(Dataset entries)
=== Section Start ===

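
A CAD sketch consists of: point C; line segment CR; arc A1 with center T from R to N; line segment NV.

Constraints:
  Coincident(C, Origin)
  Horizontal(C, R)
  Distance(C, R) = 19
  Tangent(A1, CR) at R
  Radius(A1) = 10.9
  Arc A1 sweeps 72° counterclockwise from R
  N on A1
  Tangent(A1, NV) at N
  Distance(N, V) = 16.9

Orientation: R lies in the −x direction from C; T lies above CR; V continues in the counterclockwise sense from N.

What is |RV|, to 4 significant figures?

28.29

On A1, R sits at bearing -90° from T; a 72° counterclockwise sweep puts N at bearing -18°, so N = T + 10.9·(cos -18°, sin -18°) = (-8.633, 7.532). Tangency of A1 to NV means the radius TN is perpendicular to NV, so NV runs along (−sin -18°, cos -18°); with |NV| = 16.9, V = (-3.411, 23.60). Then |RV| = |V − R| = 28.29.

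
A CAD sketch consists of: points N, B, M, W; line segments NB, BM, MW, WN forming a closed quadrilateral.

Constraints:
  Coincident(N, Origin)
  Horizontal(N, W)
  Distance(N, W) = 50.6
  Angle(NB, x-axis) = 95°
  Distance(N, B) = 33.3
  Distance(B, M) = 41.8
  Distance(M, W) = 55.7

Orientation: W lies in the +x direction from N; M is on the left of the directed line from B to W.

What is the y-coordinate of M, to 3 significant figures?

53.1

N is at the origin; NW is horizontal with |NW| = 50.6 and W in +x, so W = (50.6, 0). NB runs at 95.0° with |NB| = 33.3, so B = (-2.90, 33.2). M is determined by |BM| = 41.8 and |MW| = 55.7 together: it lies at the intersection of circle(B, 41.8) and circle(W, 55.7). With |BW| = 63.0, the foot of the radical line on BW is 20.7 from B and the perpendicular offset is √(41.8² − 20.7²) = 36.3. Taking the left-of-BW solution: M = (33.8, 53.1).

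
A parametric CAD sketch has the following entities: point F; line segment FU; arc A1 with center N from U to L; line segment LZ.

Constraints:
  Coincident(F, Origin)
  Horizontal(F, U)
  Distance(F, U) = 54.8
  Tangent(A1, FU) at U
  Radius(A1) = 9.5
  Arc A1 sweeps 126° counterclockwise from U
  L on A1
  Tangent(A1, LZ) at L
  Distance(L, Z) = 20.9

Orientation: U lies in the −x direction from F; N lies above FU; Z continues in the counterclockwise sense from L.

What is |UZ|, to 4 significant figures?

32.32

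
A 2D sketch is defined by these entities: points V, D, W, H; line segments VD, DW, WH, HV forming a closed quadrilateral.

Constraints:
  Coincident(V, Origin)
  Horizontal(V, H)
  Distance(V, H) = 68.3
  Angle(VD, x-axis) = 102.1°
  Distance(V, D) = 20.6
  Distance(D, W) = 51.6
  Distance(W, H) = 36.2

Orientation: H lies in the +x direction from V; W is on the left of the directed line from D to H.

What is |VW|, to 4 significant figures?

54.79

Checks: |DW| = 51.60 ✓; |WH| = 36.20 ✓.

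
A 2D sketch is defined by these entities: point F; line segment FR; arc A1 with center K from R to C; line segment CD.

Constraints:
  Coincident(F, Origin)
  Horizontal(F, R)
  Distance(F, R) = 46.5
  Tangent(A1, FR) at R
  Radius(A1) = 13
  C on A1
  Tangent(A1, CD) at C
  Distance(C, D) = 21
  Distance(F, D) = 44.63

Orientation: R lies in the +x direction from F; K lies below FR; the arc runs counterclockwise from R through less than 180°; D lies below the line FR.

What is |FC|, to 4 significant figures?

35.47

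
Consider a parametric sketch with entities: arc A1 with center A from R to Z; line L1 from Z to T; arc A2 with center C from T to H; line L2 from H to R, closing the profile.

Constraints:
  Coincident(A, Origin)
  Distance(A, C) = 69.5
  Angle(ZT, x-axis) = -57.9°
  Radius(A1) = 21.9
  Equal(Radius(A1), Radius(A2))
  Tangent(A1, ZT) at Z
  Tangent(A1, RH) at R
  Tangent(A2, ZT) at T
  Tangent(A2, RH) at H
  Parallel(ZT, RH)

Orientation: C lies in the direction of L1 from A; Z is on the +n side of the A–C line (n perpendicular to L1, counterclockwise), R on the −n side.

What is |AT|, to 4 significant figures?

72.87

Tangency of A1 to both parallel lines with radius 21.9 puts Z and R at A ± 21.9·n: Z = (18.55, 11.64), R = (-18.55, -11.64). Equal radii place T and H the same way about C: T = C + 21.9·n = (55.48, -47.24), H = C − 21.9·n = (18.38, -70.51). Then |AT| = |T − A| = 72.87.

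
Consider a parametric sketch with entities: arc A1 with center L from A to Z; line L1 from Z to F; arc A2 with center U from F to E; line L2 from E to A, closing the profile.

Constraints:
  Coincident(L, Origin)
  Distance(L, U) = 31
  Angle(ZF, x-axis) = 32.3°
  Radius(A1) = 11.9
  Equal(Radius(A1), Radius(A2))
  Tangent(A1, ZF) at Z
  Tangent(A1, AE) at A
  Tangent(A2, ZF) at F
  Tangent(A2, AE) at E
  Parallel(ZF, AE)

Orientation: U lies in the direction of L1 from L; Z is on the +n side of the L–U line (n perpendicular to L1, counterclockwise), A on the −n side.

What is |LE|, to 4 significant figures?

33.21

Tangency of A1 to both parallel lines with radius 11.9 puts Z and A at L ± 11.9·n: Z = (-6.359, 10.06), A = (6.359, -10.06). Equal radii place F and E the same way about U: F = U + 11.9·n = (19.84, 26.62), E = U − 11.9·n = (32.56, 6.506). Then |LE| = |E − L| = 33.21.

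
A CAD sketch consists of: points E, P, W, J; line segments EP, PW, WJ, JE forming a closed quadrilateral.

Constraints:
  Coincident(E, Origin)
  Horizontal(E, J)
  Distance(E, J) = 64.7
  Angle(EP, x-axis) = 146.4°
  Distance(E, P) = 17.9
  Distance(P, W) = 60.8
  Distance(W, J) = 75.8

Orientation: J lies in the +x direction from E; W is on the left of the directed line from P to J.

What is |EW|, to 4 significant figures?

63.32

E is at the origin; E and J share the same y with |EJ| = 64.7 and J in +x, so J = (64.7, 0). EP runs at 146.4° with |EP| = 17.9, so P = (-14.91, 9.906). W is determined by |PW| = 60.8 and |WJ| = 75.8 together: it lies at the intersection of circle(P, 60.8) and circle(J, 75.8). With |PJ| = 80.22, the foot of the radical line on PJ is 27.34 from P and the perpendicular offset is √(60.8² − 27.34²) = 54.31. Taking the left-of-PJ solution: W = (18.93, 60.42).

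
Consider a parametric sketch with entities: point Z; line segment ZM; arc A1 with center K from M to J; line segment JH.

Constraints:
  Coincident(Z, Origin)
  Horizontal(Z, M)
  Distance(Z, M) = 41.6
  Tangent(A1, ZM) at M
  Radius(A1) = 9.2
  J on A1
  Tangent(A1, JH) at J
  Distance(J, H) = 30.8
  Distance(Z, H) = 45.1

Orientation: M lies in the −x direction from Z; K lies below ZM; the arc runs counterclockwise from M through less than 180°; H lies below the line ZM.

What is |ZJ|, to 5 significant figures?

50.500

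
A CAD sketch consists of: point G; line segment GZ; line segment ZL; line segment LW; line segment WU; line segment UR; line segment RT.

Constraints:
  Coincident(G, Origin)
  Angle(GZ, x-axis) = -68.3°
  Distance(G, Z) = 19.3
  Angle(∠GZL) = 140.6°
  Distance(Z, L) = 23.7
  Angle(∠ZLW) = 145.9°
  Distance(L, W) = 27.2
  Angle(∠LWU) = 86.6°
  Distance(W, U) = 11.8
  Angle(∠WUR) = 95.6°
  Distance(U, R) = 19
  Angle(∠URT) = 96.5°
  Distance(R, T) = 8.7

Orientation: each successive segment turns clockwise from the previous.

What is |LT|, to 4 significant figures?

7.328

G is at the origin; GZ runs at -68.3° with length 19.3, so Z = (7.136, -17.93). ∠GZL = 140.6° gives ZL at -107.7° from the x-axis; with |ZL| = 23.7, L = (-0.06947, -40.51). ∠ZLW = 145.9° gives LW at -141.8° from the x-axis; with |LW| = 27.2, W = (-21.44, -57.33). ∠LWU = 86.6° gives WU at 124.8° from the x-axis; with |WU| = 11.8, U = (-28.18, -47.64). ∠WUR = 95.6° gives UR at 40.40° from the x-axis; with |UR| = 19.0, R = (-13.71, -35.33). ∠URT = 96.5° gives RT at -43.10° from the x-axis; with |RT| = 8.7, T = (-7.358, -41.27). Then |LT| = |T − L| = 7.328.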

=== Section End ===

→ **WORK ORDER**
Using the data above, reproduce exactly the lines between those holding "Coincident(A, Origin)" and "Orientation: U lies in the direction", inclusive, and no others.

→ **ANSWER BOX**
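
  Coincident(A, Origin)
  Distance(A, C) = 69.5
  Angle(ZT, x-axis) = -57.9°
  Radius(A1) = 21.9
  Equal(Radius(A1), Radius(A2))
  Tangent(A1, ZT) at Z
  Tangent(A1, RH) at R
  Tangent(A2, ZT) at T
  Tangent(A2, RH) at H
  Parallel(ZT, RH)

Orientation: C lies in the direction of L1 from A; Z is on the +n side of the A–C line (n perpendicular to L1, counterclockwise), R on the −n side.

What is |AT|, to 4 significant figures?

72.87

Tangency of A1 to both parallel lines with radius 21.9 puts Z and R at A ± 21.9·n: Z = (18.55, 11.64), R = (-18.55, -11.64). Equal radii place T and H the same way about C: T = C + 21.9·n = (55.48, -47.24), H = C − 21.9·n = (18.38, -70.51). Then |AT| = |T − A| = 72.87.

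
Consider a parametric sketch with entities: arc A1 with center L from A to Z; line L1 from Z to F; arc A2 with center U from F to E; line L2 from E to A, closing the profile.

Constraints:
  Coincident(L, Origin)
  Distance(L, U) = 31
  Angle(ZF, x-axis) = 32.3°
  Radius(A1) = 11.9
  Equal(Radius(A1), Radius(A2))
  Tangent(A1, ZF) at Z
  Tangent(A1, AE) at A
  Tangent(A2, ZF) at F
  Tangent(A2, AE) at E
  Parallel(ZF, AE)

Orientation: U lies in the direction of L1 from L; Z is on the +n side of the L–U line (n perpendicular to L1, counterclockwise), A on the −n side.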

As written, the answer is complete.